Task item – Where the records hold the string "Cattail", show the whole line it sits on.

Provided information –
╔══

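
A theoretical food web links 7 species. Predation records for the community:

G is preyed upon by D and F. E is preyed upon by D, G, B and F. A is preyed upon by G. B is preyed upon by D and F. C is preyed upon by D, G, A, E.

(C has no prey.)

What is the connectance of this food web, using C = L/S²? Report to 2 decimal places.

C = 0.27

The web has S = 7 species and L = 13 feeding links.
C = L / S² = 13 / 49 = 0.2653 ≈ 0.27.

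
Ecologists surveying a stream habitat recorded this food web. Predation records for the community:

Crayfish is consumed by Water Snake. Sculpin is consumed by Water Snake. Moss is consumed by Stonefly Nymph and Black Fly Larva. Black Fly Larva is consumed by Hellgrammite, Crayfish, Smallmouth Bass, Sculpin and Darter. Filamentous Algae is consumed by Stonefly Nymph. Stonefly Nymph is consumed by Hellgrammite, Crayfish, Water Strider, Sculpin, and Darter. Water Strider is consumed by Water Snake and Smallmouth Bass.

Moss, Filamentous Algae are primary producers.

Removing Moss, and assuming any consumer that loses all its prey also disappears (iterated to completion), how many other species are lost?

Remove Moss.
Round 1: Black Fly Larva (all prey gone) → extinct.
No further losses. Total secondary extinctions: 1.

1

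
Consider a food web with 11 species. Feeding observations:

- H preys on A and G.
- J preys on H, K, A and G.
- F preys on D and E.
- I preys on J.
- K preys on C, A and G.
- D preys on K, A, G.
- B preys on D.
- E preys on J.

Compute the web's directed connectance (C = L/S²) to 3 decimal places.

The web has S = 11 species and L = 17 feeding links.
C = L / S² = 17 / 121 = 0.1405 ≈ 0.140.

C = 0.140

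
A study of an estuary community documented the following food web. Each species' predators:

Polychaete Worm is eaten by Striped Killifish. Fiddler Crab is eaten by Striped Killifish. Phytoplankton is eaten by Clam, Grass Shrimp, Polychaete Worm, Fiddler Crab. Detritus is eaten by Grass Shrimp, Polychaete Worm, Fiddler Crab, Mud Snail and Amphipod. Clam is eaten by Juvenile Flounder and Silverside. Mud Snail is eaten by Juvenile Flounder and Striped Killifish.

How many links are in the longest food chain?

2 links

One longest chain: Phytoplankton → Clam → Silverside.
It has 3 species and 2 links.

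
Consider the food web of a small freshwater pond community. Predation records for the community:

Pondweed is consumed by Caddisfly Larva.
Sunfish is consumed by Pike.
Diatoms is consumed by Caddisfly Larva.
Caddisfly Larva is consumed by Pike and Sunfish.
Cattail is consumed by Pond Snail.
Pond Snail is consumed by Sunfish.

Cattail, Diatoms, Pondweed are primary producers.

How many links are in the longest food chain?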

╚══

Output below –
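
Cattail is consumed by Pond Snail.
Cattail, Diatoms, Pondweed are primary producers.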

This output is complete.